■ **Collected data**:
==============================
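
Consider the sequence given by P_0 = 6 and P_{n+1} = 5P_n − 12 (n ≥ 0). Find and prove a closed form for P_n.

Claim: P_n = 3·5^n + 3.

Base case: P_0 = 6, and 3·5^0 + 3 = 3 + 3 = 6.
Assume P_k = 3·5^k + 3 for some k ≥ 0.
Then P_{k+1} = 5P_k − 12 = 5·(3·5^k + 3) − 12 = 15·5^k + 15 − 12 = 3·5^{k+1} + 3.
So the formula holds for k+1, and by induction P_n = 3·5^n + 3 for all n ≥ 0.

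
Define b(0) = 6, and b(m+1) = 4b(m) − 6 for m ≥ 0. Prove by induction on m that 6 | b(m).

Base case: b(0) = 6 = 6·1, so 6 | b(0).
Assume 6 | b(r), so b(r) = 6t for some integer t.
Then b(r+1) = 4b(r) − 6 = 4·(6t) − 6 = 6(4t − 1), so 6 | b(r+1).
By induction, 6 | b(m) for all m ≥ 0.

6 | b(m)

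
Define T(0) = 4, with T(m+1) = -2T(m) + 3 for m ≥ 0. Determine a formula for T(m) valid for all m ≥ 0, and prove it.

Claim: T(m) = 3·(-2)^m + 1.

Base case: T(0) = 4, and 3·(-2)^0 + 1 = 3 + 1 = 4.
Assume T(k) = 3·(-2)^k + 1 for some k ≥ 0.
Then T(k+1) = -2T(k) + 3 = -2·(3·(-2)^k + 1) + 3 = -6·(-2)^k − 2 + 3 = 3·(-2)^{k+1} + 1.
Hence T(m) = 3·(-2)^m + 1 for every m ≥ 0, by induction.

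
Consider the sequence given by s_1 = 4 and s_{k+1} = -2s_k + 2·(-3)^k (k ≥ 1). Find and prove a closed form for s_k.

Claim: s_k = (-2)^k − 2·(-3)^k.

Base case: s_1 = 4, and (-2)^1 − 2·(-3)^1 = -2 + 6 = 4.
Assume s_j = (-2)^j − 2·(-3)^j for some j ≥ 1.
Then s_{j+1} = -2s_j + 2·(-3)^j = -2·((-2)^j − 2·(-3)^j) + 2·(-3)^j = (-2)^{j+1} + 4·(-3)^j + 2·(-3)^j = (-2)^{j+1} + 6·(-3)^j = (-2)^{j+1} − 2·(-3)^{j+1}.
By induction, s_k = (-2)^k − 2·(-3)^k for all k ≥ 1.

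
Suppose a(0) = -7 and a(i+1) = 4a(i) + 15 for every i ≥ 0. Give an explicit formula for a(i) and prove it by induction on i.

Claim: a(i) = -2·4^i − 5.

Base case: a(0) = -7, and -2·4^0 − 5 = -2 − 5 = -7.
Assume a(j) = -2·4^j − 5 for some j ≥ 0.
Then a(j+1) = 4a(j) + 15 = 4·(-2·4^j − 5) + 15 = -8·4^j − 20 + 15 = -2·4^{j+1} − 5.
So the formula holds for j+1, and by induction a(i) = -2·4^i − 5 for all i ≥ 0.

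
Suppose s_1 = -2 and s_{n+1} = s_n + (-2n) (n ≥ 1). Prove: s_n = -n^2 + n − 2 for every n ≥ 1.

Base case: s_1 = -2, and -1^2 + 1 − 2 = -2.
Assume s_k = -k^2 + k − 2.
Then s_{k+1} = s_k + (-2k) = (-k^2 + k − 2) + (-2k) = -k^2 − k − 2,
and -(k+1)^2 + (k+1) − 2 = -k^2 − k − 2.
Hence s_n = -n^2 + n − 2 for every n ≥ 1, by induction.

s_n = -n^2 + n − 2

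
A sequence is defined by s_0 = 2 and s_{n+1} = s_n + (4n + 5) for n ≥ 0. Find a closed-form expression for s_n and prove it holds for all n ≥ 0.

Claim: s_n = 2n^2 + 3n + 2.

Base case: s_0 = 2, and 2·0^2 + 3·0 + 2 = 2.
Assume s_r = 2r^2 + 3r + 2.
Then s_{r+1} = s_r + (4r + 5) = (2r^2 + 3r + 2) + (4r + 5) = 2r^2 + 7r + 7,
and 2·(r+1)^2 + 3·(r+1) + 2 = 2r^2 + 7r + 7.
This completes the inductive step, so s_n = 2n^2 + 3n + 2 for all n ≥ 0.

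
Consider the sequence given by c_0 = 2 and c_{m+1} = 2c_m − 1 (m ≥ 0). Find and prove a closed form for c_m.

Claim: c_m = 2^m + 1.

Base case: c_0 = 2, and 2^0 + 1 = 1 + 1 = 2.
Assume c_k = 2^k + 1 for some k ≥ 0.
Then c_{k+1} = 2c_k − 1 = 2·(2^k + 1) − 1 = 2^{k+1} + 2 − 1 = 2^{k+1} + 1.
By induction, c_m = 2^m + 1 for all m ≥ 0.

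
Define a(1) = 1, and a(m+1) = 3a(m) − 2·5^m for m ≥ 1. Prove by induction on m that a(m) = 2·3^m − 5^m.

Base case: a(1) = 1, and 2·3^1 − 5^1 = 6 − 5 = 1.
Assume a(j) = 2·3^j − 5^j for some j ≥ 1.
Then a(j+1) = 3a(j) − 2·5^j = 3·(2·3^j − 5^j) − 2·5^j = 2·3^{j+1} − 3·5^j − 2·5^j = 2·3^{j+1} − 5·5^j = 2·3^{j+1} − 5^{j+1}.
By induction, a(m) = 2·3^m − 5^m for all m ≥ 1.

a(m) = 2·3^m − 5^m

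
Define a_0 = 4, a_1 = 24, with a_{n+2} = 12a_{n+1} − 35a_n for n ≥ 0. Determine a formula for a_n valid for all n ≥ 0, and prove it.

Claim: a_n = 2·7^n + 2·5^n.

Base cases: a_0 = 4 and 2·7^0 + 2·5^0 = 4; a_1 = 24 and 2·7^1 + 2·5^1 = 24.
Assume a_j = 2·7^j + 2·5^j for all 0 ≤ j ≤ k, where k ≥ 1.
Then a_{k+1} = 12a_k − 35a_{k−1} = 12·(2·7^k + 2·5^k) − 35·(2·7^{k−1} + 2·5^{k−1}) = 2·(12·7 − 35)7^{k−1} + 2·(12·5 − 35)5^{k−1} = 98·7^{k−1} + 50·5^{k−1} = 2·7^{k+1} + 2·5^{k+1}.
By strong induction, a_n = 2·7^n + 2·5^n for all n ≥ 0.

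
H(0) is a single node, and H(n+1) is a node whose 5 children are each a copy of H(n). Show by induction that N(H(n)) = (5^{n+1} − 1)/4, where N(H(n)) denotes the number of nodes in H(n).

Base case: N(H(0)) = 1, and (5^{0+1} − 1)/4 = 1.
Assume N(H(k)) = (5^{k+1} − 1)/4.
Then N(H(k+1)) = 1 + 5N(H(k)) = 1 + 5·(5^{k+1} − 1)/4 = 1 + (5^{k+2} − 5)/4 = (4 + 5^{k+2} − 5)/4 = (5^{k+2} − 1)/4.
So the formula holds for k+1, and by induction N(H(n)) = (5^{n+1} − 1)/4 for all n ≥ 0.

N(H(n)) = (5^{n+1} − 1)/4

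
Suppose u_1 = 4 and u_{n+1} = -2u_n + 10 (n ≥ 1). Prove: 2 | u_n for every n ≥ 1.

Base case: u_1 = 4 = 2·2, so 2 | u_1.
Assume 2 | u_j, so u_j = 2t for some integer t.
Then u_{j+1} = -2u_j + 10 = -2·(2t) + 10 = 2(-2t + 5), so 2 | u_{j+1}.
Hence 2 | u_n for every n ≥ 1, by induction.

2 | u_n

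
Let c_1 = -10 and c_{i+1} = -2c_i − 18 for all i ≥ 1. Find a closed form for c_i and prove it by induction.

Claim: c_i = 2·(-2)^i − 6.

Base case: c_1 = -10, and 2·(-2)^1 − 6 = -4 − 6 = -10.
Assume c_m = 2·(-2)^m − 6 for some m ≥ 1.
Then c_{m+1} = -2c_m − 18 = -2·(2·(-2)^m − 6) − 18 = -4·(-2)^m + 12 − 18 = 2·(-2)^{m+1} − 6.
This completes the inductive step, so c_i = 2·(-2)^i − 6 for all i ≥ 1.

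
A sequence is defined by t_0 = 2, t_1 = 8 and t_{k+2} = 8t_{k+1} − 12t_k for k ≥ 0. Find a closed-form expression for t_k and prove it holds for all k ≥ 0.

Claim: t_k = 2^k + 6^k.

Base cases: t_0 = 2 and 2^0 + 6^0 = 2; t_1 = 8 and 2^1 + 6^1 = 8.
Assume t_j = 2^j + 6^j for all 0 ≤ j ≤ r, where r ≥ 1.
Then t_{r+1} = 8t_r − 12t_{r−1} = 8·(2^r + 6^r) − 12·(2^{r−1} + 6^{r−1}) = (8·2 − 12)2^{r−1} + (8·6 − 12)6^{r−1} = 4·2^{r−1} + 36·6^{r−1} = 2^{r+1} + 6^{r+1}.
Hence t_k = 2^k + 6^k for every k ≥ 0, by strong induction.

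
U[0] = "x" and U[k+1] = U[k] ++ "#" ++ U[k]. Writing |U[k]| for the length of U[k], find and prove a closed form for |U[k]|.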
==============================
■ **Directions**: Each of the lines from the one holding "Suppose u_1 = 4" through the final line of the entries is to be set down exactly, and no others.

■ **Output for this exercise**:
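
Suppose u_1 = 4 and u_{n+1} = -2u_n + 10 (n ≥ 1). Prove: 2 | u_n for every n ≥ 1.

Base case: u_1 = 4 = 2·2, so 2 | u_1.
Assume 2 | u_j, so u_j = 2t for some integer t.
Then u_{j+1} = -2u_j + 10 = -2·(2t) + 10 = 2(-2t + 5), so 2 | u_{j+1}.
Hence 2 | u_n for every n ≥ 1, by induction.

2 | u_n

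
Let c_1 = -10 and c_{i+1} = -2c_i − 18 for all i ≥ 1. Find a closed form for c_i and prove it by induction.

Claim: c_i = 2·(-2)^i − 6.

Base case: c_1 = -10, and 2·(-2)^1 − 6 = -4 − 6 = -10.
Assume c_m = 2·(-2)^m − 6 for some m ≥ 1.
Then c_{m+1} = -2c_m − 18 = -2·(2·(-2)^m − 6) − 18 = -4·(-2)^m + 12 − 18 = 2·(-2)^{m+1} − 6.
This completes the inductive step, so c_i = 2·(-2)^i − 6 for all i ≥ 1.

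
A sequence is defined by t_0 = 2, t_1 = 8 and t_{k+2} = 8t_{k+1} − 12t_k for k ≥ 0. Find a closed-form expression for t_k and prove it holds for all k ≥ 0.

Claim: t_k = 2^k + 6^k.

Base cases: t_0 = 2 and 2^0 + 6^0 = 2; t_1 = 8 and 2^1 + 6^1 = 8.
Assume t_j = 2^j + 6^j for all 0 ≤ j ≤ r, where r ≥ 1.
Then t_{r+1} = 8t_r − 12t_{r−1} = 8·(2^r + 6^r) − 12·(2^{r−1} + 6^{r−1}) = (8·2 − 12)2^{r−1} + (8·6 − 12)6^{r−1} = 4·2^{r−1} + 36·6^{r−1} = 2^{r+1} + 6^{r+1}.
Hence t_k = 2^k + 6^k for every k ≥ 0, by strong induction.

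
U[0] = "x" and U[k+1] = U[k] ++ "#" ++ U[k]. Writing |U[k]| for the length of U[k], find and prove a closed form for |U[k]|.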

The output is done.